--- Material provided ---

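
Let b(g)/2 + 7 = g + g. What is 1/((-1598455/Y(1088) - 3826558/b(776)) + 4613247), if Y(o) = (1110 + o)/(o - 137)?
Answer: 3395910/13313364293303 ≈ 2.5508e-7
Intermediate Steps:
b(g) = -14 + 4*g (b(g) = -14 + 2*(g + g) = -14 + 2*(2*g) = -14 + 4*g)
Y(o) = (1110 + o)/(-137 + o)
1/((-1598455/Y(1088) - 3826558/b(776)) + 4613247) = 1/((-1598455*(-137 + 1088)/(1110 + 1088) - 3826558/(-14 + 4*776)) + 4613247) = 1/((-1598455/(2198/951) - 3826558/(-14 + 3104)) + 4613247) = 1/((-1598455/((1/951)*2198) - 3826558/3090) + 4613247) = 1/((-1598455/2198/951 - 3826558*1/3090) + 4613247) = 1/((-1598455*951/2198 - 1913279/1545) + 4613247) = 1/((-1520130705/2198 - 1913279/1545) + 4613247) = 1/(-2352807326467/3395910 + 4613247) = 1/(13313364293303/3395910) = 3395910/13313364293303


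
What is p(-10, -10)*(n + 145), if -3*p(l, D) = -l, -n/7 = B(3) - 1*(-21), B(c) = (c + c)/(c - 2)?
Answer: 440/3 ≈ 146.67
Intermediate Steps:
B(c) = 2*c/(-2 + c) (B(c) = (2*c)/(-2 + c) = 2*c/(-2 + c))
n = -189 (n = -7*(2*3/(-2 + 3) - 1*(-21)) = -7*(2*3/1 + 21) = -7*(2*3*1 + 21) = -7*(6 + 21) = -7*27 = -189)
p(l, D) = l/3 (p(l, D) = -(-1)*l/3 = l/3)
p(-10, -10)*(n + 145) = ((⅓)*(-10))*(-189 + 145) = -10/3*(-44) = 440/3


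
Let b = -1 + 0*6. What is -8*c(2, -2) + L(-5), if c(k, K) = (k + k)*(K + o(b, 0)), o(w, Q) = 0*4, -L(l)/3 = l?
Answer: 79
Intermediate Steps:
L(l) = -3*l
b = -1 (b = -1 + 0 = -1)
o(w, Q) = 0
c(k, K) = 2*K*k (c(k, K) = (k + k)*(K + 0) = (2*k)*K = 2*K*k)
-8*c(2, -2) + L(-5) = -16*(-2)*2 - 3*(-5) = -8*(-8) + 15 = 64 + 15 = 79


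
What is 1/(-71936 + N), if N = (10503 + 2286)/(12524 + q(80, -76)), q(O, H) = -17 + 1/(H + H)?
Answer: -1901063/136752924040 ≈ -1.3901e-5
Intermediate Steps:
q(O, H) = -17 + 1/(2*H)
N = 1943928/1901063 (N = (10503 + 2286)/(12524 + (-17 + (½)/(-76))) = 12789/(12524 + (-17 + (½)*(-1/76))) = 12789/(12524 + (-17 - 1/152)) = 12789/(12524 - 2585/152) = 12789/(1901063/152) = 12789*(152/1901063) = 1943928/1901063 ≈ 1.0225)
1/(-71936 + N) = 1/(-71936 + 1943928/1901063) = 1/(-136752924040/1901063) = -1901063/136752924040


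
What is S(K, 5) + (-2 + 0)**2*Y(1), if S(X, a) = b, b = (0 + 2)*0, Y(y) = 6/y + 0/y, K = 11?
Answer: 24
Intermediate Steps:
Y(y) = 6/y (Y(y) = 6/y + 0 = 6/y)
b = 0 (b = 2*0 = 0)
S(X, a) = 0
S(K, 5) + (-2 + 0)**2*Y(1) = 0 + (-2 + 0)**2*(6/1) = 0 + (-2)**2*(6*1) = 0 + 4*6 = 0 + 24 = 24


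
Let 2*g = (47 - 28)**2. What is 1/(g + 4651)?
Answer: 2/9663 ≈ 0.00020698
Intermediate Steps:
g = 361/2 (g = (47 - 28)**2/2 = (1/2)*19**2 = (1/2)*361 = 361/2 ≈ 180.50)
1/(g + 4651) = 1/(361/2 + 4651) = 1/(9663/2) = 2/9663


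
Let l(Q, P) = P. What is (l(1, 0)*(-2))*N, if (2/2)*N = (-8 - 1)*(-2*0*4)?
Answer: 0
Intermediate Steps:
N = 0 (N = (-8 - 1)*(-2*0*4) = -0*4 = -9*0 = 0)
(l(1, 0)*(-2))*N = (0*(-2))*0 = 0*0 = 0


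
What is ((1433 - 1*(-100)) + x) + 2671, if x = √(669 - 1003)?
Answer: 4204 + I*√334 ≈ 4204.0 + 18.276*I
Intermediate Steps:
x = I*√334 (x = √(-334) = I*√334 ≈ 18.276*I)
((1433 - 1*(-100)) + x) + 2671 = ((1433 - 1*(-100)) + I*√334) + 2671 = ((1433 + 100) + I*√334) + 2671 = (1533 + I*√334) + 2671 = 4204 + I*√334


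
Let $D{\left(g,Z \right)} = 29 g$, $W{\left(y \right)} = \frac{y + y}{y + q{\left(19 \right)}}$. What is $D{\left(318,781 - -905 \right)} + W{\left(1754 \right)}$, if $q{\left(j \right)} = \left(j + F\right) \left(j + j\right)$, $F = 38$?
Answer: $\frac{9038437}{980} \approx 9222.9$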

---

* [The problem]: Find the word "Answer" in the listing and copy each line that contains it.

* [Result of the exercise]:
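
Answer: 3395910/13313364293303 ≈ 2.5508e-7
Answer: 440/3 ≈ 146.67
Answer: 79
Answer: -1901063/136752924040 ≈ -1.3901e-5
Answer: 24
Answer: 2/9663 ≈ 0.00020698
Answer: 0
Answer: 4204 + I*√334 ≈ 4204.0 + 18.276*I
Answer: $\frac{9038437}{980} \approx 9222.9$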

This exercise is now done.